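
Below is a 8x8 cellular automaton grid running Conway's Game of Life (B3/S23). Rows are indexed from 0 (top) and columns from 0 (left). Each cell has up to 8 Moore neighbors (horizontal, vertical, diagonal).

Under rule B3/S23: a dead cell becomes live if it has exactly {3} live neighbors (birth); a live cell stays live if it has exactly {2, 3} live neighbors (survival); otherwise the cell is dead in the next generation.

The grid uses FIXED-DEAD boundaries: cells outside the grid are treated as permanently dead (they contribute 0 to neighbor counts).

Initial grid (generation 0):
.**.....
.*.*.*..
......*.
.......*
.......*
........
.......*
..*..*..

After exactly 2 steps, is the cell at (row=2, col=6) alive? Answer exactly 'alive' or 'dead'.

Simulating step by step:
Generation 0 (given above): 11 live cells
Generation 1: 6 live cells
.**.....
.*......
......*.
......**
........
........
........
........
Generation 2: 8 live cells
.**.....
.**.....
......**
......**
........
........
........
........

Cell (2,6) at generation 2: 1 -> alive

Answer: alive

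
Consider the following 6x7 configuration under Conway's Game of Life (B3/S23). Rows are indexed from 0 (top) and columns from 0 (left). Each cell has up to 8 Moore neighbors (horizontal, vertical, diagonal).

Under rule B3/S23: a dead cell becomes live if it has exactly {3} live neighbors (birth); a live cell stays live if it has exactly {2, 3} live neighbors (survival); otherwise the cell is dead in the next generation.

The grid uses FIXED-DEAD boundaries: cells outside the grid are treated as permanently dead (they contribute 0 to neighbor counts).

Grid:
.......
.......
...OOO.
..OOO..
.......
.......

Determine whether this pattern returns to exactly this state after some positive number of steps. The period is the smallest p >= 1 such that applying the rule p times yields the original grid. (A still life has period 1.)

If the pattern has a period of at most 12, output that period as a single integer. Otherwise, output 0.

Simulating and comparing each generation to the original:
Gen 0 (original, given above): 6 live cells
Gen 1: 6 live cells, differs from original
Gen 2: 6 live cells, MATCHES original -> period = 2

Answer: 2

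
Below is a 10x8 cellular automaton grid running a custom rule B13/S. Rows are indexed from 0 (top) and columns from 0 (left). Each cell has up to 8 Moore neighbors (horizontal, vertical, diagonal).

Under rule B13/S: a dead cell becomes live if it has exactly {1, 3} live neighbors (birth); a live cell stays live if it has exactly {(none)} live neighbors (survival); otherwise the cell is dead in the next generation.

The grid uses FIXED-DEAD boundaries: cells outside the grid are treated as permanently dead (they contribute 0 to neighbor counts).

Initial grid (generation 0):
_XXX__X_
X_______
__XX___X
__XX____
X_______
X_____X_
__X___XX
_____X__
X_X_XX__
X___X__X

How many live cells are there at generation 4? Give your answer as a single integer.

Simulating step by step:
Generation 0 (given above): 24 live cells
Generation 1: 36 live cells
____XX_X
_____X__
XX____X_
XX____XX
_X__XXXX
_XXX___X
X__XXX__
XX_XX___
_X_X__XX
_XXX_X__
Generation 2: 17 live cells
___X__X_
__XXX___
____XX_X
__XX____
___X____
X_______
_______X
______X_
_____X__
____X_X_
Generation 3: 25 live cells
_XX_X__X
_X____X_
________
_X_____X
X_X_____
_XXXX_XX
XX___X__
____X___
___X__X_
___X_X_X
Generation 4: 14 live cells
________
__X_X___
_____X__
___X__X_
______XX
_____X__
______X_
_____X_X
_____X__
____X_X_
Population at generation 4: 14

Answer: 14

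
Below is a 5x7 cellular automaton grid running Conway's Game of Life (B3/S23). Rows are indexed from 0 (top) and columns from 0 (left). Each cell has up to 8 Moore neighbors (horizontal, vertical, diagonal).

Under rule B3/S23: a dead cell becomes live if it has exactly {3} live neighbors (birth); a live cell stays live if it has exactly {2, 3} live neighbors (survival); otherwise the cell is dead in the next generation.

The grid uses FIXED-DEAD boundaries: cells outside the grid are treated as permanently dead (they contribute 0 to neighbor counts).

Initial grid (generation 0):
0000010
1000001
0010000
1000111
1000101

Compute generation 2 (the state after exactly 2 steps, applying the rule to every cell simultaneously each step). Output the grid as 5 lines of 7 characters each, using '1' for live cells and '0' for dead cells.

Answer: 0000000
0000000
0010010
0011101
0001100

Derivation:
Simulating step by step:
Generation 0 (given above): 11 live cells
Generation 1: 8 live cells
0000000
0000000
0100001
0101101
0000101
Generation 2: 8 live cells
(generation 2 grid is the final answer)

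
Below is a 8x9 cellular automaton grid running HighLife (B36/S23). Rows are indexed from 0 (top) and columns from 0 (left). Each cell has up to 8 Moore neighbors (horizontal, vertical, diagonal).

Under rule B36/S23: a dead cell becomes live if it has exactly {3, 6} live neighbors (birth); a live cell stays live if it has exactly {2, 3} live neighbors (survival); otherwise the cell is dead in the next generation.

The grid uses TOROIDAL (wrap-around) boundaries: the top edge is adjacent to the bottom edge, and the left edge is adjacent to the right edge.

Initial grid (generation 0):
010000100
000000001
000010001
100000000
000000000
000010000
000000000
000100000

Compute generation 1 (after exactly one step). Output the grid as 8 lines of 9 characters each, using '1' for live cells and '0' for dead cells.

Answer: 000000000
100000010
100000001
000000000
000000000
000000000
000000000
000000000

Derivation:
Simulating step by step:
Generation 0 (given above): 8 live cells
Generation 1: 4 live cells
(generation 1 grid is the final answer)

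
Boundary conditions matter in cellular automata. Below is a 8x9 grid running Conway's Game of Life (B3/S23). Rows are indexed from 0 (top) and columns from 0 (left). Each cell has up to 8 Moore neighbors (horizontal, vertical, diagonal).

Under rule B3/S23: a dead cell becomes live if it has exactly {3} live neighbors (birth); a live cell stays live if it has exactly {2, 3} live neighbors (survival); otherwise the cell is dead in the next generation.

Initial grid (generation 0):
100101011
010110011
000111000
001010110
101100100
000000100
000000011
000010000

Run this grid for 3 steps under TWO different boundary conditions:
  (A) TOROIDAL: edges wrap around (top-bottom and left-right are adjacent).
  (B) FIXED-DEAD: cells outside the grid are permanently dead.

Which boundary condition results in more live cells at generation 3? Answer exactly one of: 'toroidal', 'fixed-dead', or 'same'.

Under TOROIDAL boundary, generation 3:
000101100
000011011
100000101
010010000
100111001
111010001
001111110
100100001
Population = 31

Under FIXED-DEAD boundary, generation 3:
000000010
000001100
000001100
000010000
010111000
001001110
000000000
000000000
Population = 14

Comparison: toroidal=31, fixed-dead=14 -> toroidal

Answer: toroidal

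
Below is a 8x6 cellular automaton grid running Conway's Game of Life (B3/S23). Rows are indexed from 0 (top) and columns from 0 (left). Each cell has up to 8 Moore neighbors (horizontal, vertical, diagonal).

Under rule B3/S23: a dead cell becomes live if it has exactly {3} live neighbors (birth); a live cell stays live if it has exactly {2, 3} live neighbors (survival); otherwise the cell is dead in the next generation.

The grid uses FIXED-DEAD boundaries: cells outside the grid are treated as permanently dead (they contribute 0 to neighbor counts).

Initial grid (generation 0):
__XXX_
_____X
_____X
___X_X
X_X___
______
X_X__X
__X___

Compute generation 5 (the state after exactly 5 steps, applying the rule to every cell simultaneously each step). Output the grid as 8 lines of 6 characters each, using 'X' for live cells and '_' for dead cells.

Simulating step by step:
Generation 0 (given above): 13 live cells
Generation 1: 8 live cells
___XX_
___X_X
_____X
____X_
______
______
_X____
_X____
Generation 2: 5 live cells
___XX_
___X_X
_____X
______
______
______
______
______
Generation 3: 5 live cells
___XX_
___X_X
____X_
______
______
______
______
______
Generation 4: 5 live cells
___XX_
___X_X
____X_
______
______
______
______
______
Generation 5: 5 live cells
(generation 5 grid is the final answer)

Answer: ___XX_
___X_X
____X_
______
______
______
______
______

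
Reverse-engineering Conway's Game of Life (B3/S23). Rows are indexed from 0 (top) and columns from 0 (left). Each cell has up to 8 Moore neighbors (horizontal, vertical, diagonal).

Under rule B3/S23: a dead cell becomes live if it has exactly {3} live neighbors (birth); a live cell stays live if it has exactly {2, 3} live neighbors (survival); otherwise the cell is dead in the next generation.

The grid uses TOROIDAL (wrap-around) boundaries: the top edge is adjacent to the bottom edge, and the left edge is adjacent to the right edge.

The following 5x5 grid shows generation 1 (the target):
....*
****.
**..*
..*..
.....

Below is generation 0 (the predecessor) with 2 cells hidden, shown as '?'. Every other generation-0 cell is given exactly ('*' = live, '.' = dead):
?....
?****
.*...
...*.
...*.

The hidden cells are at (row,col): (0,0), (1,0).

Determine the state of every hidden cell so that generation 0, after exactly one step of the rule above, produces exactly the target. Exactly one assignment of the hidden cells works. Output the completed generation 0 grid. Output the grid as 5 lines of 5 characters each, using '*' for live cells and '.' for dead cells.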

──────

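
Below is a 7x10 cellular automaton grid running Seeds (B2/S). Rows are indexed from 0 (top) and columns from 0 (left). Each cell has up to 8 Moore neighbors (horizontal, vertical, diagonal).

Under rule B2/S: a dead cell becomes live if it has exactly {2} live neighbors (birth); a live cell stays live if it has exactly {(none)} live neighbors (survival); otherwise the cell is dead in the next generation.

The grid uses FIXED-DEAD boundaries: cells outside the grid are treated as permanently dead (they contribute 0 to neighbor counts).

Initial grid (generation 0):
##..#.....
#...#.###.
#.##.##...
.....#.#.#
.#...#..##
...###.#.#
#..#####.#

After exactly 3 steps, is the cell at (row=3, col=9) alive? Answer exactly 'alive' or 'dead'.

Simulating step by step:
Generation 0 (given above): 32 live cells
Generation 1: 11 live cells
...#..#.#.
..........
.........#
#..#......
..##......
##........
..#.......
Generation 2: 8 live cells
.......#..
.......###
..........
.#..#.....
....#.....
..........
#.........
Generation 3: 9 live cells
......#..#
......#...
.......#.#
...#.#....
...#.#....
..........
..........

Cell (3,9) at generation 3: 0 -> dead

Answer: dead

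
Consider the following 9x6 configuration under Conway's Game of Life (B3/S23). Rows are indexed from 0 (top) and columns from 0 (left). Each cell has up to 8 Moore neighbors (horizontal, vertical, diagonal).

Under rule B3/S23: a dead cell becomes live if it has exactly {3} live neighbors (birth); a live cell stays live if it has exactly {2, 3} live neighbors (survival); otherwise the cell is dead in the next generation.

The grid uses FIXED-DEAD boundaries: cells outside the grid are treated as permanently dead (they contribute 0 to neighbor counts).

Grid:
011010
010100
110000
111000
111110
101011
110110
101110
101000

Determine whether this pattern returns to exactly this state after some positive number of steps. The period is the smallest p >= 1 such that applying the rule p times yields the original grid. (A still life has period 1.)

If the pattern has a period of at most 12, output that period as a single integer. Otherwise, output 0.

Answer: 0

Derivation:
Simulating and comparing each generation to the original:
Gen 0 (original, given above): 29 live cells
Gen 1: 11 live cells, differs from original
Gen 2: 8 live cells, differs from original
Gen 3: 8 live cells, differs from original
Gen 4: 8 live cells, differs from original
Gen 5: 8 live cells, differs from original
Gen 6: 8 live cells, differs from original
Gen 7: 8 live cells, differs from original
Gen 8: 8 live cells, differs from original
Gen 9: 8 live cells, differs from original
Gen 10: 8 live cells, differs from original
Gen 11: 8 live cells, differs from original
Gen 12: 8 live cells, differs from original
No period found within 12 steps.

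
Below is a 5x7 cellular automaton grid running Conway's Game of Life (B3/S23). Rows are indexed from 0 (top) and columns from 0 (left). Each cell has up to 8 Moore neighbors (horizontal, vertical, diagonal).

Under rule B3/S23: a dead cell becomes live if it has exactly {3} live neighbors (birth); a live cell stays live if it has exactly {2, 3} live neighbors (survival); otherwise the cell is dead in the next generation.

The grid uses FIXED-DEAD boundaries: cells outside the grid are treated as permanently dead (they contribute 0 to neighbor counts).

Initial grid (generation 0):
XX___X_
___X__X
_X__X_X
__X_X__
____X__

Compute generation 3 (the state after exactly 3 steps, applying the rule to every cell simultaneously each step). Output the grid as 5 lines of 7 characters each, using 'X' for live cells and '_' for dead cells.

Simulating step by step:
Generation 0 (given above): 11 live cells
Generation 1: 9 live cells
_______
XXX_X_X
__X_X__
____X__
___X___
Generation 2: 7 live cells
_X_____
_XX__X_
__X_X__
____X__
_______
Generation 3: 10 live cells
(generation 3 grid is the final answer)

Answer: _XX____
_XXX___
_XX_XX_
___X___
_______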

──────

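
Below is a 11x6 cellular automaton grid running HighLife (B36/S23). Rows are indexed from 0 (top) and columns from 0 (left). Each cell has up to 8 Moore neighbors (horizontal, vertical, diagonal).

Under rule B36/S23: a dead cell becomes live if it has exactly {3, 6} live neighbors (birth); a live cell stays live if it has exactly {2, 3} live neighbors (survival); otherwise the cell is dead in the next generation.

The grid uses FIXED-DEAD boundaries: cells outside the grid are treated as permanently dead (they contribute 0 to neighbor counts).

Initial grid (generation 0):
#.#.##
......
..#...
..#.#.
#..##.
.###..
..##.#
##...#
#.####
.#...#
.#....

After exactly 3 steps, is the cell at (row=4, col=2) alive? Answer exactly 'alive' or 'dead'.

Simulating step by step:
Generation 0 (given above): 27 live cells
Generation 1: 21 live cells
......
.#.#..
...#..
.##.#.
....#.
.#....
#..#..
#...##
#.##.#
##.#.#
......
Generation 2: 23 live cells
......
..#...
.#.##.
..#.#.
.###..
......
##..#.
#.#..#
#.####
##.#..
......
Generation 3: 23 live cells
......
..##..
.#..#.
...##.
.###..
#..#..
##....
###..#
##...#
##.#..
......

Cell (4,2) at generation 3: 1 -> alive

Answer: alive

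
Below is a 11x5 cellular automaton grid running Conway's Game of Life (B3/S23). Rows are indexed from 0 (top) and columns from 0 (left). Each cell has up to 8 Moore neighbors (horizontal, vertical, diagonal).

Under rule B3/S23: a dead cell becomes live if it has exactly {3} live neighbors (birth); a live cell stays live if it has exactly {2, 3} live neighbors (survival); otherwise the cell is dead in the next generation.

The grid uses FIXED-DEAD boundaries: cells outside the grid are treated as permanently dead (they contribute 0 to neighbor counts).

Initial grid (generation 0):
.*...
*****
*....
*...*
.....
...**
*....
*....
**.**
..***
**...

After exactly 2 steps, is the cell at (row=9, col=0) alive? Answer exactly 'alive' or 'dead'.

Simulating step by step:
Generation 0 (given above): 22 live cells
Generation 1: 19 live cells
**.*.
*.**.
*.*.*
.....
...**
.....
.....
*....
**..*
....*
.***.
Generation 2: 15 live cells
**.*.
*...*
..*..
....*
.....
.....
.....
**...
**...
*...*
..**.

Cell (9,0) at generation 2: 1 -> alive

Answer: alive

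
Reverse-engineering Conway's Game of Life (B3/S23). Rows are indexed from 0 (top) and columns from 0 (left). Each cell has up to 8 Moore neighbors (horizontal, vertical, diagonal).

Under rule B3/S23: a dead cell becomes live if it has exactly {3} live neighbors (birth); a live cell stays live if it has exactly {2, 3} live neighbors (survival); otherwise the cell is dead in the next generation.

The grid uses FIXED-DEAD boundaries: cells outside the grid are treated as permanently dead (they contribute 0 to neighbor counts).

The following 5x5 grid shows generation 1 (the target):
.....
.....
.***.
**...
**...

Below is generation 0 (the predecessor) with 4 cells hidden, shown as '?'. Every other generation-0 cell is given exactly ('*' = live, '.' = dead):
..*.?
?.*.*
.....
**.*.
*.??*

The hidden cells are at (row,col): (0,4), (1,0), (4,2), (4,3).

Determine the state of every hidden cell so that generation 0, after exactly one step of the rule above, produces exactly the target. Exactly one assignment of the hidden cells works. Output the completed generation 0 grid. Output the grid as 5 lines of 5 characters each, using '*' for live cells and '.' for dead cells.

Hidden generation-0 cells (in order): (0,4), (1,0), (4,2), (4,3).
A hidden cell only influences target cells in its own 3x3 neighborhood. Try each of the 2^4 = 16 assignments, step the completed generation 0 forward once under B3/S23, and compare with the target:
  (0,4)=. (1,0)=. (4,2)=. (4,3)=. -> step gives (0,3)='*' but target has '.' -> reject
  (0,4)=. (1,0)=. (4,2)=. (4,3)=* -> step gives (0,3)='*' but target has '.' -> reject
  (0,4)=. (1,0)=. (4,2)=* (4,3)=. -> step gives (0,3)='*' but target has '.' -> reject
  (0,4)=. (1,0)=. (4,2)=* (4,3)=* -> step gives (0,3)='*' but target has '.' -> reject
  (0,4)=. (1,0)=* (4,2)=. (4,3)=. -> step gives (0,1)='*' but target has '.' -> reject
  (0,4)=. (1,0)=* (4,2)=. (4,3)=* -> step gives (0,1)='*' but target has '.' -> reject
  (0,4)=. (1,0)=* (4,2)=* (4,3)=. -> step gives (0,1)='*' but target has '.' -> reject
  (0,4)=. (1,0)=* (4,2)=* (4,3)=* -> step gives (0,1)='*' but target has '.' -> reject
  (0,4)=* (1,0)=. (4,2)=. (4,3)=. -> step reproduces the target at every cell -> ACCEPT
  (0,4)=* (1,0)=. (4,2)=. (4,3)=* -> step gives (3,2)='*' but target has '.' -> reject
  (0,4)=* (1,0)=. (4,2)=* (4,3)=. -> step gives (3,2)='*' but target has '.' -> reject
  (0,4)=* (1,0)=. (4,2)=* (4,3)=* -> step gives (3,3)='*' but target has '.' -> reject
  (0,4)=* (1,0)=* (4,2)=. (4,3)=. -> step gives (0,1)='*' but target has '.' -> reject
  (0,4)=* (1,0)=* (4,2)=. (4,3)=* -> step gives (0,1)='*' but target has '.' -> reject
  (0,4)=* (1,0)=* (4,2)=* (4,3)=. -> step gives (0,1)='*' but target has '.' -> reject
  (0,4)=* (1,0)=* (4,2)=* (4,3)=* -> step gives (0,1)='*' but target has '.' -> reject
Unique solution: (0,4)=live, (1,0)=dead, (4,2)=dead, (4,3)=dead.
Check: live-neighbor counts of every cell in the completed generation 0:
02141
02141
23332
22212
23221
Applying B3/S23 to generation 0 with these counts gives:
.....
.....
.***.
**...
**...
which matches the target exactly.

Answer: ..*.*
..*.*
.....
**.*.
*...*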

──────

• _Work order_
Across all the entries, count the lines that contain the string "shown", and give that number without anything else.

• _The completed task_
2